§ What is being asked
Exact copies of all the entries below are expected in the answer.

Extracted material: Begin

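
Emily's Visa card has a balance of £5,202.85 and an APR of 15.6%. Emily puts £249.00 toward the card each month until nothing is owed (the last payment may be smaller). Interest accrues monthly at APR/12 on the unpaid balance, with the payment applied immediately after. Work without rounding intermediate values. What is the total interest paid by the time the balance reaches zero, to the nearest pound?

£908

Monthly rate r = 15.6%/12 = 1.3% = 0.013.
Payoff takes n = ⌈−ln(1 − rB₀/P)/ln(1+r)⌉ = ⌈24.539⌉ = 25 payments; the last is £134.64.
Total paid = 24·£249.00 + £134.64 = £6,110.64.
Total interest = total paid − principal = £6,110.64 − £5,202.85 = £907.79.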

Extracted material: End

§ Written answer
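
Emily's Visa card has a balance of £5,202.85 and an APR of 15.6%. Emily puts £249.00 toward the card each month until nothing is owed (the last payment may be smaller). Interest accrues monthly at APR/12 on the unpaid balance, with the payment applied immediately after. Work without rounding intermediate values. What is the total interest paid by the time the balance reaches zero, to the nearest pound?

£908

Monthly rate r = 15.6%/12 = 1.3% = 0.013.
Payoff takes n = ⌈−ln(1 − rB₀/P)/ln(1+r)⌉ = ⌈24.539⌉ = 25 payments; the last is £134.64.
Total paid = 24·£249.00 + £134.64 = £6,110.64.
Total interest = total paid − principal = £6,110.64 − £5,202.85 = £907.79.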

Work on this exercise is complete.